I need the lines below from the one with "draw 2: u1=0.0424, u2=0.7609" down to the one with "draw 14: u1=0.7591, u2=0.1035" reproduced exactly, both ends included, and nothing else.

━━ Data shown

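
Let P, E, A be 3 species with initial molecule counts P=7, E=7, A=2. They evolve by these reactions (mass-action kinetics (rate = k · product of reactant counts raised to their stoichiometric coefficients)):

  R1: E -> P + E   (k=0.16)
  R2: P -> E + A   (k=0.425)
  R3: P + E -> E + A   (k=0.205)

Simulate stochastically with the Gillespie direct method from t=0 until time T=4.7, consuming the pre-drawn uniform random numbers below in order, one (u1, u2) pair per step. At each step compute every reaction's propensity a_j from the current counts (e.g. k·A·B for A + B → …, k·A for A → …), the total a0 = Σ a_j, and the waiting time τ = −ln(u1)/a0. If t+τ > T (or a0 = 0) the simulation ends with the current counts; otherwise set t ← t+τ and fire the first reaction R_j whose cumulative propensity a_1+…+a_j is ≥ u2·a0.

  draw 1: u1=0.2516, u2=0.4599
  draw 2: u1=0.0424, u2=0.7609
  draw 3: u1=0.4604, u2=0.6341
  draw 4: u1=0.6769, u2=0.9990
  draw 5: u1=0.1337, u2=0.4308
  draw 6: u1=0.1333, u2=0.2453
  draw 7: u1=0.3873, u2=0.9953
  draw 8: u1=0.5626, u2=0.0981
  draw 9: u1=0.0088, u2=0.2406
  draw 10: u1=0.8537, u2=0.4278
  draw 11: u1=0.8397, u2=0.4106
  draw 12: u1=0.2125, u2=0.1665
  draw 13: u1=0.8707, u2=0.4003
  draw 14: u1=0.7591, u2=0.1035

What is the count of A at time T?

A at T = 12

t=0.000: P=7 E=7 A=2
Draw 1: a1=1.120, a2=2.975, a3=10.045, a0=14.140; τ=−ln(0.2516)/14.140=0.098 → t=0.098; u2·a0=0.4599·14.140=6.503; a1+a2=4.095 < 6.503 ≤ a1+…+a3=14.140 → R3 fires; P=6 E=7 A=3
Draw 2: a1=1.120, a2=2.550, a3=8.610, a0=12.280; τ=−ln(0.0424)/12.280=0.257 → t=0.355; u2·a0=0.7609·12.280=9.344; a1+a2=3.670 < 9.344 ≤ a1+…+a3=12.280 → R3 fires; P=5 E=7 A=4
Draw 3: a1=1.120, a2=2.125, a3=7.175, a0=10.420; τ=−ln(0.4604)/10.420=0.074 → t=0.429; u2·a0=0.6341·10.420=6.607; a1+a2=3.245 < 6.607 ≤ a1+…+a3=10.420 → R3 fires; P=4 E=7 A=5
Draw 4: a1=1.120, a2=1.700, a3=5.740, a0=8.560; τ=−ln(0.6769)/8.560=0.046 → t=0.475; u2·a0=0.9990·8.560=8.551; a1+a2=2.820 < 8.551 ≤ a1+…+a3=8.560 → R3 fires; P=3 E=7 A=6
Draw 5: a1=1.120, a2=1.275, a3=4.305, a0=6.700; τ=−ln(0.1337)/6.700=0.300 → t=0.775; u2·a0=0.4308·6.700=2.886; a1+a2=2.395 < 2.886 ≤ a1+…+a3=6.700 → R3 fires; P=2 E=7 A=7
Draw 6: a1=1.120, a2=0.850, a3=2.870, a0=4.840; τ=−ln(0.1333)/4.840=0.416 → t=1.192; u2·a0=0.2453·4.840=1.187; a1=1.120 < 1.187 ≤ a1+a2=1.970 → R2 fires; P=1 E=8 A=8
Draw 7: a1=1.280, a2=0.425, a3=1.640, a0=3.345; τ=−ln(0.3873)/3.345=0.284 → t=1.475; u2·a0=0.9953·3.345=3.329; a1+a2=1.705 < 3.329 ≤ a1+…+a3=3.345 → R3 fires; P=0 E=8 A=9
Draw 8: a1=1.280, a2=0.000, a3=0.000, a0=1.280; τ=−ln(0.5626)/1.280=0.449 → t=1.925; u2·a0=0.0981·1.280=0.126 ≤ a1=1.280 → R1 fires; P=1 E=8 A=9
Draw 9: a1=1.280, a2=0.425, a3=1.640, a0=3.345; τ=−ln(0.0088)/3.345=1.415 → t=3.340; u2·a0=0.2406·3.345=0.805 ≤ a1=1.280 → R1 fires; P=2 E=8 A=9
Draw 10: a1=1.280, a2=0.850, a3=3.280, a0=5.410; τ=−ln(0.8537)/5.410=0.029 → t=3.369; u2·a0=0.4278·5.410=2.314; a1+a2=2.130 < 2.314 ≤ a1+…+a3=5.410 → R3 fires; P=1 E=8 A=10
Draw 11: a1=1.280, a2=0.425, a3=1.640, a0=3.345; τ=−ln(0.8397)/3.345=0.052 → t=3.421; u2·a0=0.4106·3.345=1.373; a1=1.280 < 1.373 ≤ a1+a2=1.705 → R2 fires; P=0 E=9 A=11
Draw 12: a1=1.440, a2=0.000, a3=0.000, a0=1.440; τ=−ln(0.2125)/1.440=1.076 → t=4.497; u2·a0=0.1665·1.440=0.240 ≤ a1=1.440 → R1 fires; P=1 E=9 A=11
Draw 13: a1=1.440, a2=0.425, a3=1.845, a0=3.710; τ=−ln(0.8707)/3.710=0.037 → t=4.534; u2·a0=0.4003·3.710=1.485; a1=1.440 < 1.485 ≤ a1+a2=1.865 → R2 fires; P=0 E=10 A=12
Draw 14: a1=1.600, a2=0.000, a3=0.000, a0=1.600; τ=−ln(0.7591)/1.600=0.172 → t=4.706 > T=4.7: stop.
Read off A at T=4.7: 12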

━━━━
━━ Data shown

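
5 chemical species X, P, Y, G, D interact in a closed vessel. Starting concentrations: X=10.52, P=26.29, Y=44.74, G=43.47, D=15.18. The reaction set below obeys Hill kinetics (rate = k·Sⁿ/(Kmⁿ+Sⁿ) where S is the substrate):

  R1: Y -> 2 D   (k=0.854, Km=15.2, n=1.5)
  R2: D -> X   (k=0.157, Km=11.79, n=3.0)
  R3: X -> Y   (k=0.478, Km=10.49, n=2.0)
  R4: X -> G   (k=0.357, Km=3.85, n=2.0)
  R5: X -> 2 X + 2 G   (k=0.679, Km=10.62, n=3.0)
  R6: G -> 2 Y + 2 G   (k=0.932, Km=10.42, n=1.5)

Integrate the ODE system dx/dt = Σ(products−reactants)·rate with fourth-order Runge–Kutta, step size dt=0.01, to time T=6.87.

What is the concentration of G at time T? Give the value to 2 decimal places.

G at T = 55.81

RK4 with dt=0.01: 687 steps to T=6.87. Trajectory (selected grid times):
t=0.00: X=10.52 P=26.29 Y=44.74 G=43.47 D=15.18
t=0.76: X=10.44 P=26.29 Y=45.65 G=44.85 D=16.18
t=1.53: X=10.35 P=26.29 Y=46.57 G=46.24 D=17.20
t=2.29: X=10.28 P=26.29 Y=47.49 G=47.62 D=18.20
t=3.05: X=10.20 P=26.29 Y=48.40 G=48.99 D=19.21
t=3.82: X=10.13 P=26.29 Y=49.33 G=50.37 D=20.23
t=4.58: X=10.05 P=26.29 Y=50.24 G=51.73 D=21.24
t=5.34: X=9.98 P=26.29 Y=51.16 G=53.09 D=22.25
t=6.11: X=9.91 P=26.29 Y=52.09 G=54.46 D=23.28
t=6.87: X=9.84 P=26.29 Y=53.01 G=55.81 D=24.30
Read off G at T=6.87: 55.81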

━━━━

= Problem solution =
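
  draw 2: u1=0.0424, u2=0.7609
  draw 3: u1=0.4604, u2=0.6341
  draw 4: u1=0.6769, u2=0.9990
  draw 5: u1=0.1337, u2=0.4308
  draw 6: u1=0.1333, u2=0.2453
  draw 7: u1=0.3873, u2=0.9953
  draw 8: u1=0.5626, u2=0.0981
  draw 9: u1=0.0088, u2=0.2406
  draw 10: u1=0.8537, u2=0.4278
  draw 11: u1=0.8397, u2=0.4106
  draw 12: u1=0.2125, u2=0.1665
  draw 13: u1=0.8707, u2=0.4003
  draw 14: u1=0.7591, u2=0.1035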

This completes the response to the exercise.